§ **REQUIRED ACTION**: Look through the records below and say how many lines include "What". Give only that number.

◆ ◆ ◆ ◆ ◆ ◆ ◆

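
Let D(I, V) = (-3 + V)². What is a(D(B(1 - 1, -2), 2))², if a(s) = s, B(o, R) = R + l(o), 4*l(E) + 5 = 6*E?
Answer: 1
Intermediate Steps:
l(E) = -5/4 + 3*E/2 (l(E) = -5/4 + (6*E)/4 = -5/4 + 3*E/2)
B(o, R) = -5/4 + R + 3*o/2 (B(o, R) = R + (-5/4 + 3*o/2) = -5/4 + R + 3*o/2)
a(D(B(1 - 1, -2), 2))² = ((-3 + 2)²)² = ((-1)²)² = 1² = 1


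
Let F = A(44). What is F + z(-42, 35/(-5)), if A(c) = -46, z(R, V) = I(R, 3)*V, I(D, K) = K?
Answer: -67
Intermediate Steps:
z(R, V) = 3*V
F = -46
F + z(-42, 35/(-5)) = -46 + 3*(35/(-5)) = -46 + 3*(35*(-1/5)) = -46 + 3*(-7) = -46 - 21 = -67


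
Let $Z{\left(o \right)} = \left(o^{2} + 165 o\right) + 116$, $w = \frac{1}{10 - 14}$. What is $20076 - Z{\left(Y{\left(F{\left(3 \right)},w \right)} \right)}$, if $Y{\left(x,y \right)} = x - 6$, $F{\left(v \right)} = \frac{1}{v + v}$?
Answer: $\frac{751985}{36} \approx 20888.0$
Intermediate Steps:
$w = - \frac{1}{4}$ ($w = \frac{1}{-4} = - \frac{1}{4} \approx -0.25$)
$F{\left(v \right)} = \frac{1}{2 v}$
$Y{\left(x,y \right)} = -6 + x$ ($Y{\left(x,y \right)} = x - 6 = -6 + x$)
$Z{\left(o \right)} = 116 + o^{2} + 165 o$
$20076 - Z{\left(Y{\left(F{\left(3 \right)},w \right)} \right)} = 20076 - \left(116 + \left(-6 + \frac{1}{2 \cdot 3}\right)^{2} + 165 \left(-6 + \frac{1}{2 \cdot 3}\right)\right) = 20076 - \left(116 + \left(-6 + \frac{1}{2} \cdot \frac{1}{3}\right)^{2} + 165 \left(-6 + \frac{1}{2} \cdot \frac{1}{3}\right)\right) = 20076 - \left(116 + \left(-6 + \frac{1}{6}\right)^{2} + 165 \left(-6 + \frac{1}{6}\right)\right) = 20076 - \left(116 + \left(- \frac{35}{6}\right)^{2} + 165 \left(- \frac{35}{6}\right)\right) = 20076 - \left(116 + \frac{1225}{36} - \frac{1925}{2}\right) = 20076 - - \frac{29249}{36} = 20076 + \frac{29249}{36} = \frac{751985}{36}$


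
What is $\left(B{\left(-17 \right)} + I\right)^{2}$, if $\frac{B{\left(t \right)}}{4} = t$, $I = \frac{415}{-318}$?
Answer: $\frac{485717521}{101124} \approx 4803.2$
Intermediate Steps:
$I = - \frac{415}{318}$ ($I = 415 \left(- \frac{1}{318}\right) = - \frac{415}{318} \approx -1.305$)
$B{\left(t \right)} = 4 t$
$\left(B{\left(-17 \right)} + I\right)^{2} = \left(4 \left(-17\right) - \frac{415}{318}\right)^{2} = \left(-68 - \frac{415}{318}\right)^{2} = \left(- \frac{22039}{318}\right)^{2} = \frac{485717521}{101124}$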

◆ ◆ ◆ ◆ ◆ ◆ ◆

§ **OUTPUT FOR THIS TASK**: 4